The reply should be one number: how many lines of the data below contain "remain".
○ ○ ○ ○ ○
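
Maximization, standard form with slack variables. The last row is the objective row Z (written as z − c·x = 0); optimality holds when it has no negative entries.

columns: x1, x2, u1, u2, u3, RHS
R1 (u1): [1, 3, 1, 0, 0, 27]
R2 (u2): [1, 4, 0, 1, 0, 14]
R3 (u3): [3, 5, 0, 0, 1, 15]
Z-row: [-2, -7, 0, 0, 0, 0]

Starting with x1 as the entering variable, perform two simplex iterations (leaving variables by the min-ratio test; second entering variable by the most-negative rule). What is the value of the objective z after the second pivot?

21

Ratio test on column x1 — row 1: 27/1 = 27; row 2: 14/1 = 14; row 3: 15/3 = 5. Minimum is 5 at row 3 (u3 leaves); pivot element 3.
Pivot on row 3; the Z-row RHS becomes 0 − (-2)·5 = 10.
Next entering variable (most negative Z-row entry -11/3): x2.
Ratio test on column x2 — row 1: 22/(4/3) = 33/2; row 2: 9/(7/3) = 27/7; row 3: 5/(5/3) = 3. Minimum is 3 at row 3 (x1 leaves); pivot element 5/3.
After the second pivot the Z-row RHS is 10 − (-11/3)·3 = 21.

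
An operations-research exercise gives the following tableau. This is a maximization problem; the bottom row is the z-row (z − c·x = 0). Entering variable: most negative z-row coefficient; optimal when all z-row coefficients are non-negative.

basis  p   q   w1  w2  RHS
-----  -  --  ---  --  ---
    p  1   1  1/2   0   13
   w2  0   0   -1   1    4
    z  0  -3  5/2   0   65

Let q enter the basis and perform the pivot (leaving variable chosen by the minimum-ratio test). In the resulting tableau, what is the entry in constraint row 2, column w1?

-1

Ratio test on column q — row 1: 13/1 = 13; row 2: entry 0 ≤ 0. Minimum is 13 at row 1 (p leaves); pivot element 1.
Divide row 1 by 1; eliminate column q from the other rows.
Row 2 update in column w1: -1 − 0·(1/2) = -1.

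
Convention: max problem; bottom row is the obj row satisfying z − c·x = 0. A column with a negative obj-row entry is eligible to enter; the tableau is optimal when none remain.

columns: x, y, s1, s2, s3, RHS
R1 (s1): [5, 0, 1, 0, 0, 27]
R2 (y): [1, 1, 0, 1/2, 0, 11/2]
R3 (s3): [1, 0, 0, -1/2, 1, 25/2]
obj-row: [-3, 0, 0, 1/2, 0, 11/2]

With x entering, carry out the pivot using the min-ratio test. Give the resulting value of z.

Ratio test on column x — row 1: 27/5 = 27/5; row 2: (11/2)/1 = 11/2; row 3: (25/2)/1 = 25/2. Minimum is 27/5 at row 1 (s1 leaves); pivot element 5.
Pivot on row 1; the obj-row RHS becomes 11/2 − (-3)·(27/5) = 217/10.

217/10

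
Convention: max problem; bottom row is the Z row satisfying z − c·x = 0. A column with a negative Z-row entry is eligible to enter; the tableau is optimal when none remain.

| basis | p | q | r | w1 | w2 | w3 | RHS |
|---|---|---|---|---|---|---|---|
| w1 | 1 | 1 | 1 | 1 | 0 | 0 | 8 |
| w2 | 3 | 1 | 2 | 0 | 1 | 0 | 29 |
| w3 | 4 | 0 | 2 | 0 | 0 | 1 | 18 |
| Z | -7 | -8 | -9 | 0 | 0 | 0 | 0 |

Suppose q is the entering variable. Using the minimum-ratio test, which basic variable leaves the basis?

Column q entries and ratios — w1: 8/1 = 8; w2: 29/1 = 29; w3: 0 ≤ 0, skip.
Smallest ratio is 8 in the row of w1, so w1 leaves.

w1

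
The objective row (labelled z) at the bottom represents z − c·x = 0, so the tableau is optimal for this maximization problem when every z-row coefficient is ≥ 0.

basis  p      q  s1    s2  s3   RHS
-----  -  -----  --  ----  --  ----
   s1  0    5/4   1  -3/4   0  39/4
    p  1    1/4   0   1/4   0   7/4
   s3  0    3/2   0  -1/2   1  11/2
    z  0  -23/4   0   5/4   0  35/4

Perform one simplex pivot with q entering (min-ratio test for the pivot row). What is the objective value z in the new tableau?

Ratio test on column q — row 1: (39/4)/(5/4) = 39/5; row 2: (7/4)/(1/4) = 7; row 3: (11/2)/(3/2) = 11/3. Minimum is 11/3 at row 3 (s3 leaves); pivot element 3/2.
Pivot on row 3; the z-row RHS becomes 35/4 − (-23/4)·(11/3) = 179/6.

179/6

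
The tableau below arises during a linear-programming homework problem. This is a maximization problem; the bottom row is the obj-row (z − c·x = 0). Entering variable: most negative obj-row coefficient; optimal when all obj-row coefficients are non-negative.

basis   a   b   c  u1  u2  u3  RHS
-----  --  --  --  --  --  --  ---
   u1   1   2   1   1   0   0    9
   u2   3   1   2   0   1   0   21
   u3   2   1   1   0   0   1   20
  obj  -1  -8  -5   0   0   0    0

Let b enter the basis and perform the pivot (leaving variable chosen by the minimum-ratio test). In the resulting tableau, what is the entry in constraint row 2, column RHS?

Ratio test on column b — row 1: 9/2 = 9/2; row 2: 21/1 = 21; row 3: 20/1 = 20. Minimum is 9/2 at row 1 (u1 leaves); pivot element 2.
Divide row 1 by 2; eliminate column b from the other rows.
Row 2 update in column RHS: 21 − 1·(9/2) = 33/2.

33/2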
○ ○ ○ ○ ○
» Task answer: 2